The records should be restated exactly from their first line through the line with "Answer: $-199$" in it.

### Provided entries
=== Begin Enclosure ===
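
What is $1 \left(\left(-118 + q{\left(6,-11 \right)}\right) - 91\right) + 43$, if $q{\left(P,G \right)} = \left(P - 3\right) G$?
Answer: $-199$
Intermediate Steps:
$q{\left(P,G \right)} = G \left(-3 + P\right)$ ($q{\left(P,G \right)} = \left(P - 3\right) G = \left(-3 + P\right) G = G \left(-3 + P\right)$)
$1 \left(\left(-118 + q{\left(6,-11 \right)}\right) - 91\right) + 43 = 1 \left(\left(-118 - 11 \left(-3 + 6\right)\right) - 91\right) + 43 = 1 \left(\left(-118 - 33\right) - 91\right) + 43 = 1 \left(-151 - 91\right) + 43 = 1 \left(-242\right) + 43 = -242 + 43 = -199$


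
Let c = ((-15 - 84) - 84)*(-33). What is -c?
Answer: -6039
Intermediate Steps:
c = 6039 (c = (-99 - 84)*(-33) = -183*(-33) = 6039)
-c = -1*6039 = -6039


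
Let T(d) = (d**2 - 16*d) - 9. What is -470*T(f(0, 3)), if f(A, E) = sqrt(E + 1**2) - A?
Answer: 17390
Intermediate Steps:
f(A, E) = sqrt(1 + E) - A (f(A, E) = sqrt(E + 1) - A = sqrt(1 + E) - A)
T(d) = -9 + d**2 - 16*d
-470*T(f(0, 3)) = -470*(-9 + (sqrt(1 + 3) - 1*0)**2 - 16*(sqrt(1 + 3) - 1*0)) = -470*(-9 + (sqrt(4) + 0)**2 - 16*(sqrt(4) + 0)) = -470*(-9 + (2 + 0)**2 - 16*(2 + 0)) = -470*(-9 + 2**2 - 16*2) = -470*(-9 + 4 - 32) = -470*(-37) = 17390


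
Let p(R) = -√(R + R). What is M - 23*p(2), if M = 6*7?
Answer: 88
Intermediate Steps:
M = 42
p(R) = -√2*√R (p(R) = -√(2*R) = -√2*√R)
M - 23*p(2) = 42 - (-23)*√2*√2 = 42 - 23*(-2) = 42 + 46 = 88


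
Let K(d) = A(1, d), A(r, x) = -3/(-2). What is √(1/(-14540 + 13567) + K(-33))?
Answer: √5676482/1946 ≈ 1.2243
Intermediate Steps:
A(r, x) = 3/2 (A(r, x) = -3*(-½) = 3/2)
K(d) = 3/2
√(1/(-14540 + 13567) + K(-33)) = √(1/(-14540 + 13567) + 3/2) = √(1/(-973) + 3/2) = √(-1/973 + 3/2) = √(2917/1946) = √5676482/1946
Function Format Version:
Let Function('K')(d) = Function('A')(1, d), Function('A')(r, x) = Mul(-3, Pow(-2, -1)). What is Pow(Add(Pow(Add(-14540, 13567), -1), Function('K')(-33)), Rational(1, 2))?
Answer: Mul(Rational(1, 1946), Pow(5676482, Rational(1, 2))) ≈ 1.2243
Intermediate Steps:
Function('A')(r, x) = Rational(3, 2) (Function('A')(r, x) = Mul(-3, Rational(-1, 2)) = Rational(3, 2))
Function('K')(d) = Rational(3, 2)
Pow(Add(Pow(Add(-14540, 13567), -1), Function('K')(-33)), Rational(1, 2)) = Pow(Add(Pow(Add(-14540, 13567), -1), Rational(3, 2)), Rational(1, 2)) = Pow(Add(Pow(-973, -1), Rational(3, 2)), Rational(1, 2)) = Pow(Add(Rational(-1, 973), Rational(3, 2)), Rational(1, 2)) = Pow(Rational(2917, 1946), Rational(1, 2)) = Mul(Rational(1, 1946), Pow(5676482, Rational(1, 2)))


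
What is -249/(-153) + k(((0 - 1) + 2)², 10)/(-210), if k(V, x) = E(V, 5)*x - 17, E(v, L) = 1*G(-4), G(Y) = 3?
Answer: 1863/1190 ≈ 1.5655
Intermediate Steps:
E(v, L) = 3 (E(v, L) = 1*3 = 3)
k(V, x) = -17 + 3*x (k(V, x) = 3*x - 17 = -17 + 3*x)
-249/(-153) + k(((0 - 1) + 2)², 10)/(-210) = -249/(-153) + (-17 + 3*10)/(-210) = -249*(-1/153) + (-17 + 30)*(-1/210) = 83/51 + 13*(-1/210) = 83/51 - 13/210 = 1863/1190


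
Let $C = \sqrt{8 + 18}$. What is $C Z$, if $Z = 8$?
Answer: $8 \sqrt{26} \approx 40.792$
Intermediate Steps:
$C = \sqrt{26} \approx 5.099$
$C Z = \sqrt{26} \cdot 8 = 8 \sqrt{26}$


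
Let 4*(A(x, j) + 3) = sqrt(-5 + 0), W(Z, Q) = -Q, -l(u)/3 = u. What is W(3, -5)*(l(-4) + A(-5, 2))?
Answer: 45 + 5*I*sqrt(5)/4 ≈ 45.0 + 2.7951*I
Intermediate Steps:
l(u) = -3*u
A(x, j) = -3 + I*sqrt(5)/4 (A(x, j) = -3 + sqrt(-5 + 0)/4 = -3 + sqrt(-5)/4 = -3 + (I*sqrt(5))/4 = -3 + I*sqrt(5)/4)
W(3, -5)*(l(-4) + A(-5, 2)) = (-1*(-5))*(-3*(-4) + (-3 + I*sqrt(5)/4)) = 5*(12 + (-3 + I*sqrt(5)/4)) = 5*(9 + I*sqrt(5)/4) = 45 + 5*I*sqrt(5)/4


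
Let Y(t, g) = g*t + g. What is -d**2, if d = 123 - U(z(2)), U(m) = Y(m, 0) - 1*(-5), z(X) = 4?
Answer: -13924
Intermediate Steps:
Y(t, g) = g + g*t
U(m) = 5 (U(m) = 0*(1 + m) - 1*(-5) = 0 + 5 = 5)
d = 118 (d = 123 - 1*5 = 123 - 5 = 118)
-d**2 = -1*118**2 = -1*13924 = -13924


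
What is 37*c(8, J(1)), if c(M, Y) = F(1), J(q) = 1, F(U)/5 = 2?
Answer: 370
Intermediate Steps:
F(U) = 10 (F(U) = 5*2 = 10)
c(M, Y) = 10
37*c(8, J(1)) = 37*10 = 370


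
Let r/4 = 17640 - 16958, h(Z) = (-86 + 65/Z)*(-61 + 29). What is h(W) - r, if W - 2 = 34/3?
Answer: -132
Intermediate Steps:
W = 40/3 (W = 2 + 34/3 = 40/3 ≈ 13.333)
h(Z) = 2752 - 2080/Z (h(Z) = (-86 + 65/Z)*(-32) = 2752 - 2080/Z)
r = 2728 (r = 4*(17640 - 16958) = 4*682 = 2728)
h(W) - r = (2752 - 2080/40/3) - 1*2728 = (2752 - 2080*3/40) - 2728 = (2752 - 156) - 2728 = 2596 - 2728 = -132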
=== End Enclosure ===
### Reply to the exercise
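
What is $1 \left(\left(-118 + q{\left(6,-11 \right)}\right) - 91\right) + 43$, if $q{\left(P,G \right)} = \left(P - 3\right) G$?
Answer: $-199$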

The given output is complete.